━━━━━ DATASET EXCERPTS ━━━━━

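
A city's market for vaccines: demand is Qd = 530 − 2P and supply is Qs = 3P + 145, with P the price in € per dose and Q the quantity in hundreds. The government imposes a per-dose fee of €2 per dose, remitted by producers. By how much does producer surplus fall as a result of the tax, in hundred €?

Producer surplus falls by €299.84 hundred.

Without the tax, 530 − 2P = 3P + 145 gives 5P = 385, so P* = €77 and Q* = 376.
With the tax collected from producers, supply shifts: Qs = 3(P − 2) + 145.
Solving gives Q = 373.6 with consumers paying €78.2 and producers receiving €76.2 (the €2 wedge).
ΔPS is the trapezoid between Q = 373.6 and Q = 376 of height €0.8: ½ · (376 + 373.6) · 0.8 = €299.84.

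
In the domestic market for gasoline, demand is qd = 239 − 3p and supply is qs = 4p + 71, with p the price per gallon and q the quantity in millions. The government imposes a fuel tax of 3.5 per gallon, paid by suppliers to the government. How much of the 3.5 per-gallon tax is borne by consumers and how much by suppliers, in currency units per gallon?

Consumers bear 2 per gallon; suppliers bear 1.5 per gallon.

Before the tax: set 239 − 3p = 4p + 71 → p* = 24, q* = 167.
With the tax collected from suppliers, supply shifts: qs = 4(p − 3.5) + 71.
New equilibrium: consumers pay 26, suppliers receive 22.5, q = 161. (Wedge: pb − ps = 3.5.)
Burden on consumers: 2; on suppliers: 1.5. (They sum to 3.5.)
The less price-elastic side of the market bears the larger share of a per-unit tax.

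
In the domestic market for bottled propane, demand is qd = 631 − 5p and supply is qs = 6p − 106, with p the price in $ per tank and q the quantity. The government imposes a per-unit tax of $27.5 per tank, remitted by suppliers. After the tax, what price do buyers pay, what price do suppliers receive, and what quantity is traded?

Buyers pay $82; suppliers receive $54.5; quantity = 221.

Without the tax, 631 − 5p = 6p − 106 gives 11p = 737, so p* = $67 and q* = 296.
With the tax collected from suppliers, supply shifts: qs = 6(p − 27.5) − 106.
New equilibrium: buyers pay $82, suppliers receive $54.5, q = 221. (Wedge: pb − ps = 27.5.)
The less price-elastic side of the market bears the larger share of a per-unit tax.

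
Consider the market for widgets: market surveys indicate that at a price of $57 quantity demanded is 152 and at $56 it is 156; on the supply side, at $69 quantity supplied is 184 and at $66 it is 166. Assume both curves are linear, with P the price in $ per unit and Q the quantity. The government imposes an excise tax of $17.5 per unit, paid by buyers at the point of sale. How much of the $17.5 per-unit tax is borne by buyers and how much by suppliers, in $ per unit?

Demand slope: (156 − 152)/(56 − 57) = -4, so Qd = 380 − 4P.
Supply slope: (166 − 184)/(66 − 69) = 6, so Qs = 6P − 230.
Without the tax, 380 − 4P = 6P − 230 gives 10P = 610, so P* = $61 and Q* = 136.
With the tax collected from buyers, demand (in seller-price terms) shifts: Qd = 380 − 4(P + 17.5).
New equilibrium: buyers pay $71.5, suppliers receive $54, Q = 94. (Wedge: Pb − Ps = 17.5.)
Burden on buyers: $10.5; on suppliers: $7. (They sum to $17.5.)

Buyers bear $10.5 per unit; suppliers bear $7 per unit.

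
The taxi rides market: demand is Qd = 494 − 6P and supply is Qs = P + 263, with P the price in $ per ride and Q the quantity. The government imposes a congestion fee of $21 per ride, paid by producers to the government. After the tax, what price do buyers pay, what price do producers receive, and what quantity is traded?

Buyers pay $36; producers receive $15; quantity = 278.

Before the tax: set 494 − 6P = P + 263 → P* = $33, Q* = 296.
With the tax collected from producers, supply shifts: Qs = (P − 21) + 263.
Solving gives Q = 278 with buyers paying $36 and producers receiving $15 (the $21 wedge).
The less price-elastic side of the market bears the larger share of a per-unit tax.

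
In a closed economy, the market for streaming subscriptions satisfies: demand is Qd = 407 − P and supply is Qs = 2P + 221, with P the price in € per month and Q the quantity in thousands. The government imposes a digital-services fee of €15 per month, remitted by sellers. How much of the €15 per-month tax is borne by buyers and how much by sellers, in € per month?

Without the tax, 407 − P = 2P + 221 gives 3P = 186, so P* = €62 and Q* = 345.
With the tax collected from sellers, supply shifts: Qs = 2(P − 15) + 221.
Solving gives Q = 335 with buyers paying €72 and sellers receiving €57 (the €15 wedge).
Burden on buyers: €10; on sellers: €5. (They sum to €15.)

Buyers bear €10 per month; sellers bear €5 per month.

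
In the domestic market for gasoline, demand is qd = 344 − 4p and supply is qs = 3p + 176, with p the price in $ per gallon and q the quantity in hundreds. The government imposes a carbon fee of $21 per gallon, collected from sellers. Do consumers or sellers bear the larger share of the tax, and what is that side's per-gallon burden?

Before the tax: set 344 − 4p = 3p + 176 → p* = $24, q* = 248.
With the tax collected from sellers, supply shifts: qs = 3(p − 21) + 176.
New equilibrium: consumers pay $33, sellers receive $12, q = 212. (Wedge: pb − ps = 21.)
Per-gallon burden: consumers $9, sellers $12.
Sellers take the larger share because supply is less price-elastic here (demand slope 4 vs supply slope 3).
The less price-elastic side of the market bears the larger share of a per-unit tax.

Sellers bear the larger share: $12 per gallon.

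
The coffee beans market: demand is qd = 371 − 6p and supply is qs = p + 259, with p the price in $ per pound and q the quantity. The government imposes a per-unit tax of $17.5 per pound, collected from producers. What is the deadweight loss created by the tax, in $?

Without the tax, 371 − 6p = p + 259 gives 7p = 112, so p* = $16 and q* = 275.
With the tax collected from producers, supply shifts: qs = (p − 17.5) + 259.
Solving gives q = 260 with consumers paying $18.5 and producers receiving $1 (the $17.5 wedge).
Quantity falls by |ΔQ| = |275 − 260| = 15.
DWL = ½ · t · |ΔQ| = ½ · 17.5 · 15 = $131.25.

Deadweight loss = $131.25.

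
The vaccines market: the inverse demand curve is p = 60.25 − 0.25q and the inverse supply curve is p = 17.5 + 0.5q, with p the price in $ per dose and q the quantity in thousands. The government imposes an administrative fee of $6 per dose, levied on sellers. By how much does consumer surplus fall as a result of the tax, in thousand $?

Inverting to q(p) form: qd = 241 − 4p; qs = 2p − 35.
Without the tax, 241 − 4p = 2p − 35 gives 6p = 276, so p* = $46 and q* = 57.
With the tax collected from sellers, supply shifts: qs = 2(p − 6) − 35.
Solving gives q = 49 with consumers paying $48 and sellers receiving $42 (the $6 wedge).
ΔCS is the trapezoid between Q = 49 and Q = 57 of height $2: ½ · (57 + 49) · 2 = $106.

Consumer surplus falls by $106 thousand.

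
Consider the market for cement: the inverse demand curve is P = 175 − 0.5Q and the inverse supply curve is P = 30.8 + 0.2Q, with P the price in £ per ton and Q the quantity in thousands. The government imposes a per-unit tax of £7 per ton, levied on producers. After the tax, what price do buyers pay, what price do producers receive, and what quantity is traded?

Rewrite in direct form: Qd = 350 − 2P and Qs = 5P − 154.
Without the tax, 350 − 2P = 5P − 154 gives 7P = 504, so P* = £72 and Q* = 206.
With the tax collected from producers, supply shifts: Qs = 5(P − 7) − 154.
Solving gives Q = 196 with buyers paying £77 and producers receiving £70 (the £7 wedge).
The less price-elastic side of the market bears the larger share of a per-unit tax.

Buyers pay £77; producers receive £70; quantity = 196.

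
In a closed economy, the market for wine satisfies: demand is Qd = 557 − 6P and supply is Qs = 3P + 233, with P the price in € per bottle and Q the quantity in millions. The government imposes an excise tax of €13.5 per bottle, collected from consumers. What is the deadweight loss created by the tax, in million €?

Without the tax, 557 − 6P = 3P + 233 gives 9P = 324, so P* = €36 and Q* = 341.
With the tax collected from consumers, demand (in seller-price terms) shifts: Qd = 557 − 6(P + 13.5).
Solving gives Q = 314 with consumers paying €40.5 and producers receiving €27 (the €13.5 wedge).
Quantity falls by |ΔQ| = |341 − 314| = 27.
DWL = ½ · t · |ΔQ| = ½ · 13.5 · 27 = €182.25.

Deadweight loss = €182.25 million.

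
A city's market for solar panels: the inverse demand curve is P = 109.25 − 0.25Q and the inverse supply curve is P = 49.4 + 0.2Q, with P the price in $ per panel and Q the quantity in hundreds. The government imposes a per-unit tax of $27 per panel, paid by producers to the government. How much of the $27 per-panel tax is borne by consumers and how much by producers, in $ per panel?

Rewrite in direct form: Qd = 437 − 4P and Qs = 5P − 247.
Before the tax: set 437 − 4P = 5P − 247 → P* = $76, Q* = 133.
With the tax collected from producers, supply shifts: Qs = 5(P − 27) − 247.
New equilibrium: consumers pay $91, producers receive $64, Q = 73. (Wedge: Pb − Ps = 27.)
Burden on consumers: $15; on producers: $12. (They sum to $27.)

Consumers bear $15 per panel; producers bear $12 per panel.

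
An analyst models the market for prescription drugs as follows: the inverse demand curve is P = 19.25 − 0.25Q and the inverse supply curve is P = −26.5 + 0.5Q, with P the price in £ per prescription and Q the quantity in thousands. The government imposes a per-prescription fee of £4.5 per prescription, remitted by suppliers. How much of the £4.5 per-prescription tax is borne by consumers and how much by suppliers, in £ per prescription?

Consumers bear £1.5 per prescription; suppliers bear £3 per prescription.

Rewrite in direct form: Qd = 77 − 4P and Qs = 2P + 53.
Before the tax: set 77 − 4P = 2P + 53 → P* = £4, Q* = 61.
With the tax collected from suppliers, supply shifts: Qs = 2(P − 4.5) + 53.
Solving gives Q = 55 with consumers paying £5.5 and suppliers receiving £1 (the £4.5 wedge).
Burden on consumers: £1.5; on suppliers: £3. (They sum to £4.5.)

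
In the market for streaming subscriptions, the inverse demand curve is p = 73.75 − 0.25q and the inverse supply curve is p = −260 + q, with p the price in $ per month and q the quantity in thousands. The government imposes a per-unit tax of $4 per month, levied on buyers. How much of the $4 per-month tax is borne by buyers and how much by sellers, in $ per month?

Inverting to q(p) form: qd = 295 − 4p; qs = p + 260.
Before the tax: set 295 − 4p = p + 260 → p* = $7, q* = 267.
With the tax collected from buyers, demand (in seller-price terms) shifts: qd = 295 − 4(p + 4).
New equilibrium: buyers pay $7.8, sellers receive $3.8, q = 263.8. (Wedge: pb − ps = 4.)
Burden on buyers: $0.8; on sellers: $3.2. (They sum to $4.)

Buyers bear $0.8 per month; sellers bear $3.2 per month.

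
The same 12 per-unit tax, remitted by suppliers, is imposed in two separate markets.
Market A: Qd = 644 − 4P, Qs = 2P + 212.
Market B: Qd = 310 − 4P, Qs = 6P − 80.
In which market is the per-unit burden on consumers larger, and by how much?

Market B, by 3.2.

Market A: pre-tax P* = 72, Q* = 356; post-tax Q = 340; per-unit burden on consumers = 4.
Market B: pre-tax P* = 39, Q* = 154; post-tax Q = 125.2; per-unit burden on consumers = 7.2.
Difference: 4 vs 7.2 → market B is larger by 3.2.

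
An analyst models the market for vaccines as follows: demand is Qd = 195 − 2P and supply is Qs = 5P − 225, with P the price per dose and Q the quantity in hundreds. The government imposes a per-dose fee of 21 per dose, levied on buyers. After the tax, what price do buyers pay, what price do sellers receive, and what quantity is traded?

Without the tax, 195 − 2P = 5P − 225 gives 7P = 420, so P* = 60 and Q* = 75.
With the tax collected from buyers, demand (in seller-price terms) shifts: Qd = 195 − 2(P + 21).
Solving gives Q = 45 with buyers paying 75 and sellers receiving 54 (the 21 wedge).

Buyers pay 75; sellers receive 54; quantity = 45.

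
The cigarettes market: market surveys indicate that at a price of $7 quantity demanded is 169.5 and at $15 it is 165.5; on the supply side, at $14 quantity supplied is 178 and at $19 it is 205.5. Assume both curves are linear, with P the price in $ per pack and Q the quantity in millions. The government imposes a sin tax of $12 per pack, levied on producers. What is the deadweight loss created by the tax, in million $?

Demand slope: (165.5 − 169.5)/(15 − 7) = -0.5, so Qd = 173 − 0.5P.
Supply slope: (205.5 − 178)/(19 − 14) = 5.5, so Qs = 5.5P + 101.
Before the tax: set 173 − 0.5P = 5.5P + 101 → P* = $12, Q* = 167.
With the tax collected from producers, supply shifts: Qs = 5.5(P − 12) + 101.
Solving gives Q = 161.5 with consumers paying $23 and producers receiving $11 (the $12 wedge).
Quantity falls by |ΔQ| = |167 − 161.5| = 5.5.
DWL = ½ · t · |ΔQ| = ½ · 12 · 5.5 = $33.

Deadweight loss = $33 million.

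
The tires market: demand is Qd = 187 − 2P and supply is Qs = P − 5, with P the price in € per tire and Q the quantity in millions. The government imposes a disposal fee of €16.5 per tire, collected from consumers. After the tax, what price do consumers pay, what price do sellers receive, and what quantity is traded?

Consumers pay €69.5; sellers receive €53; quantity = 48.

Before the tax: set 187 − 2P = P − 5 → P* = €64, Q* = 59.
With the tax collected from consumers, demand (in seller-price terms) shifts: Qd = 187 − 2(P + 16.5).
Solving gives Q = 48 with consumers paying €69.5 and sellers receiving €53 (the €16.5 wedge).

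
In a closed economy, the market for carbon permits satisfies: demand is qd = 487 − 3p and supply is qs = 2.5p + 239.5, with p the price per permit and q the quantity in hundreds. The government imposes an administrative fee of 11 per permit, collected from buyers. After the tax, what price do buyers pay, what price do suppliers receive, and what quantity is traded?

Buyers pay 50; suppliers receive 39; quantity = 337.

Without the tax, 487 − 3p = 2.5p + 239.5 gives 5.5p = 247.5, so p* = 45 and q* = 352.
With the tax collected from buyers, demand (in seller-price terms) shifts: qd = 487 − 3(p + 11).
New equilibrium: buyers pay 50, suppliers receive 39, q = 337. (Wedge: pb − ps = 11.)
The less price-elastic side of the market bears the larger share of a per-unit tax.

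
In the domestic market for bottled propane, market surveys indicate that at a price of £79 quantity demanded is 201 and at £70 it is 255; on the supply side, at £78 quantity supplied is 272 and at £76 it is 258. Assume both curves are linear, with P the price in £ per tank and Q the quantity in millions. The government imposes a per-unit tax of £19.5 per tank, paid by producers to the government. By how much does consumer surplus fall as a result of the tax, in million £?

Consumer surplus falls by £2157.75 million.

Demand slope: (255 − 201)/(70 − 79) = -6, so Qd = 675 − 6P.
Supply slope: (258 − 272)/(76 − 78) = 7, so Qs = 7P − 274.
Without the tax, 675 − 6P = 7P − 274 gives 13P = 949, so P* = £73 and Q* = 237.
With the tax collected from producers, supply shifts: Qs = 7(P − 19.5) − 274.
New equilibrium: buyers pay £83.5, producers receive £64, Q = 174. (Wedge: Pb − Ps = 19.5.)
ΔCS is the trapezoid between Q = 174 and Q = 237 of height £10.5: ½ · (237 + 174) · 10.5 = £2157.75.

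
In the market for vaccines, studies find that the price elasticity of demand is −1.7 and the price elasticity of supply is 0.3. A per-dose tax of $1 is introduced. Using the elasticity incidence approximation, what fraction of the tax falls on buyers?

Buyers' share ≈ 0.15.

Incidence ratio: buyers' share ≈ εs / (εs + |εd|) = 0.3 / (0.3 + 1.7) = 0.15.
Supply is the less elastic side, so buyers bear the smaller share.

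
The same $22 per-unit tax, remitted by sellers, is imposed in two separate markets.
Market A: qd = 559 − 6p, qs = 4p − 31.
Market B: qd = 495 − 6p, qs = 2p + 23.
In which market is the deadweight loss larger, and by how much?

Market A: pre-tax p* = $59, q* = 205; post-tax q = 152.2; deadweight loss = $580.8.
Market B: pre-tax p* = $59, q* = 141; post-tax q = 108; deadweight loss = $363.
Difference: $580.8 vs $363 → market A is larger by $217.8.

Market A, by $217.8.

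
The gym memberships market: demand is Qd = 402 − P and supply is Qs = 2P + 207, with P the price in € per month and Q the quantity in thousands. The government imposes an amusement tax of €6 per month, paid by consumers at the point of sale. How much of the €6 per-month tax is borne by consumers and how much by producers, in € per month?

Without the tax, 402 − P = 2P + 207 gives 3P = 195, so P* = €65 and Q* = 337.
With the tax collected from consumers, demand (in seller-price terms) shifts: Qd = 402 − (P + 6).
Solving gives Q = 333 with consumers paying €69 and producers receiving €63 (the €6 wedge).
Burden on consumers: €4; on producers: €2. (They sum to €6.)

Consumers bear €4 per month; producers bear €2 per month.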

━━━━━

◆ EXERCISE OBJECTIVE ◆
What lines in the records contain the word "same"? Return each one.

◆ TASK SOLUTION ◆
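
The same 12 per-unit tax, remitted by suppliers, is imposed in two separate markets.
The same $22 per-unit tax, remitted by sellers, is imposed in two separate markets.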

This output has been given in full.